Exercise instructions
Please restate, word for word, the lines below that begin at the one with "- T5: processing 14 hours, due at 50" and end at the one with "- #123: processing 18 minutes". Leave out all other lines.

Stored data

**********

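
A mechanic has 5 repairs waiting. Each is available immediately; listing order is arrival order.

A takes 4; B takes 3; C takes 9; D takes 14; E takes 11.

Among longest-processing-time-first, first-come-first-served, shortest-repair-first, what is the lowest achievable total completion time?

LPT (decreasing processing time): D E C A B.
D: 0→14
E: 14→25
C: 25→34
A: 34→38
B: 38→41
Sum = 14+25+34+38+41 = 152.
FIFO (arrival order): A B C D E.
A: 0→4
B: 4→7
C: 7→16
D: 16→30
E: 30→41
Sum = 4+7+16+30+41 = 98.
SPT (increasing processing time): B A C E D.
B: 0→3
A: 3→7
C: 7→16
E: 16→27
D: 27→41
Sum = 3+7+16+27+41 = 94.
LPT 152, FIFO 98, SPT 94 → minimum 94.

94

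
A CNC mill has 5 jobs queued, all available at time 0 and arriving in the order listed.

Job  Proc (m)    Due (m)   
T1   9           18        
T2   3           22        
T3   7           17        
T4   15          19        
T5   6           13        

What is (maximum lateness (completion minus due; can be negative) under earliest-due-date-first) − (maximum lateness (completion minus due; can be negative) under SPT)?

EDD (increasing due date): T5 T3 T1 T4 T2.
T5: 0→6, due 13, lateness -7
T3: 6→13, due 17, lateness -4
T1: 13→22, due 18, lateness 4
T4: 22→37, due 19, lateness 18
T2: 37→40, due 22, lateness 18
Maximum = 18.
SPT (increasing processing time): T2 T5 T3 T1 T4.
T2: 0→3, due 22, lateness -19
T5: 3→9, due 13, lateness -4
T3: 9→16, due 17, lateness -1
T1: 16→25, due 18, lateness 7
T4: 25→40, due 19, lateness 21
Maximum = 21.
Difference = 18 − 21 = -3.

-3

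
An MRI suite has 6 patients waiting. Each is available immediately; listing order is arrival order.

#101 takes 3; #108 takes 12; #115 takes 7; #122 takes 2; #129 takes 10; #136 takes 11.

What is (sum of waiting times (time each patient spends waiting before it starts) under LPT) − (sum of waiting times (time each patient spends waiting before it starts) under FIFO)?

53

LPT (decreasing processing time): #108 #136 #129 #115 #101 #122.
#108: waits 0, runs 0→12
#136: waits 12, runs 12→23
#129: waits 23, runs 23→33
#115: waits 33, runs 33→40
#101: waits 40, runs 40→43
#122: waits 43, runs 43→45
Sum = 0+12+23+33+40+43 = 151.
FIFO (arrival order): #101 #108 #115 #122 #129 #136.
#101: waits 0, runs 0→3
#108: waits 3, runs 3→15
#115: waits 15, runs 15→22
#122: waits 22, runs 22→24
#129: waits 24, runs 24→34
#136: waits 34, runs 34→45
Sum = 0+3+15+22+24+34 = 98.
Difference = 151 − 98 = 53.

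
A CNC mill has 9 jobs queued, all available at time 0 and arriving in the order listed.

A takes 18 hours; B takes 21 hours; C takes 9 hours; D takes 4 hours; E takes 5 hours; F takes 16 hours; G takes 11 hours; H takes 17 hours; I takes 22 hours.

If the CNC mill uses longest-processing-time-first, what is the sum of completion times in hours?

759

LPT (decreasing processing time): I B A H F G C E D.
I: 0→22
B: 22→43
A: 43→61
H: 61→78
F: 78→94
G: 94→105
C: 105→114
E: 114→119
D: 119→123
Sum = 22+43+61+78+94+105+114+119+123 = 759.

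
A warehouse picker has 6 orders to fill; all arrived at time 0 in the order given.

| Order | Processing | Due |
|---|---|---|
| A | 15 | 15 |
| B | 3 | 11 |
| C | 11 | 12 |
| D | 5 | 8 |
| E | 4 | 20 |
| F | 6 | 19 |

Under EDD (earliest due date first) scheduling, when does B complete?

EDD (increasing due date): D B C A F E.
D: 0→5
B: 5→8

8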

**********

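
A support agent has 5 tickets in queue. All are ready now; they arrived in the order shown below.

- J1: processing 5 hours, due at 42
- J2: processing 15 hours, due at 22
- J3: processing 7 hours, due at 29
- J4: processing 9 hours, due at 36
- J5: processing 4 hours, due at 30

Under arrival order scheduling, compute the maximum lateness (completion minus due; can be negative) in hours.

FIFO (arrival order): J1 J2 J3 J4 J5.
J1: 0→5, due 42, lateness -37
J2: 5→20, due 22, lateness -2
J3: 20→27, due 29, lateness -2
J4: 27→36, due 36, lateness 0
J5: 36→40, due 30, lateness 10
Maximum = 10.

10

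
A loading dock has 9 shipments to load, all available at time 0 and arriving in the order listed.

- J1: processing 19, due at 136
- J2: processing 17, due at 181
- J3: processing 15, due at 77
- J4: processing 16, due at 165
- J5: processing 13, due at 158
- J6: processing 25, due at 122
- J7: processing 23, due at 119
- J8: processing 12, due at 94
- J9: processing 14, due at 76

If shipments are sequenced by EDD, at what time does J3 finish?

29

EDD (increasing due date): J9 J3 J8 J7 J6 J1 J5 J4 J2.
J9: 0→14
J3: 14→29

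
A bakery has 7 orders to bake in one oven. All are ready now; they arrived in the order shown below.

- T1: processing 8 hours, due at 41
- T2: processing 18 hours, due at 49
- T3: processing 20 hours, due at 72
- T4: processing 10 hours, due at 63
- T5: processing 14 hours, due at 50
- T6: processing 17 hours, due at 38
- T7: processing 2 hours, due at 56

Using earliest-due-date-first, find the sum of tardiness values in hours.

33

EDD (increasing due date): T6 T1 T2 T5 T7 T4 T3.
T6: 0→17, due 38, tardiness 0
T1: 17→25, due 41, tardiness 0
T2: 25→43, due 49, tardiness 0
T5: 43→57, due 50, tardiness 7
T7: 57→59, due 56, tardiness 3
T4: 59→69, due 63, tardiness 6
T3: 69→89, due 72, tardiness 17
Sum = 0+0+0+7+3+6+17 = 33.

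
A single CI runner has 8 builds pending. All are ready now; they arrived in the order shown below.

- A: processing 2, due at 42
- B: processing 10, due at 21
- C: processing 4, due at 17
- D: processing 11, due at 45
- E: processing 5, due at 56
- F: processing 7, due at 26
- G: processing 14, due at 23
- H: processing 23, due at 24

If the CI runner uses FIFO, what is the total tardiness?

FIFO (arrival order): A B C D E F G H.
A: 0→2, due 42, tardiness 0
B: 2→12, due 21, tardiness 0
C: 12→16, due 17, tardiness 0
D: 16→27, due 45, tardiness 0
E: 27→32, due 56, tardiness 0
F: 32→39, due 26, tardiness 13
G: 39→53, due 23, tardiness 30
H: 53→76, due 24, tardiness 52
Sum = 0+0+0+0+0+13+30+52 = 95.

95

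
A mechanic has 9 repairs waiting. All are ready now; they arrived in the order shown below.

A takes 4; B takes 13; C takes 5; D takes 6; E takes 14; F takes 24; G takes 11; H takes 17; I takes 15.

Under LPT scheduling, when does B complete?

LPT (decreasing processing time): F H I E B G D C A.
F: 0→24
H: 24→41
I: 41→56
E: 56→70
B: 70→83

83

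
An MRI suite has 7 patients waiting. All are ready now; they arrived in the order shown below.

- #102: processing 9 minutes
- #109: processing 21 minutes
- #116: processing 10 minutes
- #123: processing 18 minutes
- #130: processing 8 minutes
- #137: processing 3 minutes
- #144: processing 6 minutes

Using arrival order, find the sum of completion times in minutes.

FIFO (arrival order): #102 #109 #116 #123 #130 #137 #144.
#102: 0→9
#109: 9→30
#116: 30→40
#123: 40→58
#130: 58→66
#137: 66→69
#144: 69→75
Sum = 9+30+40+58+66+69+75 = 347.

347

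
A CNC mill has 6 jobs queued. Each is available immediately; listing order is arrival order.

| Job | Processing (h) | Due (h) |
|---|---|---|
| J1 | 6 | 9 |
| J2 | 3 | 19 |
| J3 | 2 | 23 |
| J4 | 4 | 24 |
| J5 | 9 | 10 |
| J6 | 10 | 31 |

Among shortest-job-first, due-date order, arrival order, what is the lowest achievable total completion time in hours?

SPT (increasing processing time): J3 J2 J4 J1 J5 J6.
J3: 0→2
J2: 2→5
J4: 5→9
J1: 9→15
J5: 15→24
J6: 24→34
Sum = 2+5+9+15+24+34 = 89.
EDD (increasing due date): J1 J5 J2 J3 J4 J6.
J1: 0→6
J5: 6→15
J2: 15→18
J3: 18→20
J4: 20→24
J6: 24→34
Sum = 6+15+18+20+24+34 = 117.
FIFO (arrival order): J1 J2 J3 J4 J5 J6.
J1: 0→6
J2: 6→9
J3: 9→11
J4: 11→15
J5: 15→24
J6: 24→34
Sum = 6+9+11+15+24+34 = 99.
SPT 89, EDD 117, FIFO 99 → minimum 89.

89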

**********

Solution to the exercise
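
- T5: processing 14 hours, due at 50
- T6: processing 17 hours, due at 38
- T7: processing 2 hours, due at 56

Using earliest-due-date-first, find the sum of tardiness values in hours.

33

EDD (increasing due date): T6 T1 T2 T5 T7 T4 T3.
T6: 0→17, due 38, tardiness 0
T1: 17→25, due 41, tardiness 0
T2: 25→43, due 49, tardiness 0
T5: 43→57, due 50, tardiness 7
T7: 57→59, due 56, tardiness 3
T4: 59→69, due 63, tardiness 6
T3: 69→89, due 72, tardiness 17
Sum = 0+0+0+7+3+6+17 = 33.

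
A single CI runner has 8 builds pending. All are ready now; they arrived in the order shown below.

- A: processing 2, due at 42
- B: processing 10, due at 21
- C: processing 4, due at 17
- D: processing 11, due at 45
- E: processing 5, due at 56
- F: processing 7, due at 26
- G: processing 14, due at 23
- H: processing 23, due at 24

If the CI runner uses FIFO, what is the total tardiness?

FIFO (arrival order): A B C D E F G H.
A: 0→2, due 42, tardiness 0
B: 2→12, due 21, tardiness 0
C: 12→16, due 17, tardiness 0
D: 16→27, due 45, tardiness 0
E: 27→32, due 56, tardiness 0
F: 32→39, due 26, tardiness 13
G: 39→53, due 23, tardiness 30
H: 53→76, due 24, tardiness 52
Sum = 0+0+0+0+0+13+30+52 = 95.

95

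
A mechanic has 9 repairs waiting. All are ready now; they arrived in the order shown below.

A takes 4; B takes 13; C takes 5; D takes 6; E takes 14; F takes 24; G takes 11; H takes 17; I takes 15.

Under LPT scheduling, when does B complete?

LPT (decreasing processing time): F H I E B G D C A.
F: 0→24
H: 24→41
I: 41→56
E: 56→70
B: 70→83

83

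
An MRI suite has 7 patients waiting. All are ready now; they arrived in the order shown below.

- #102: processing 9 minutes
- #109: processing 21 minutes
- #116: processing 10 minutes
- #123: processing 18 minutes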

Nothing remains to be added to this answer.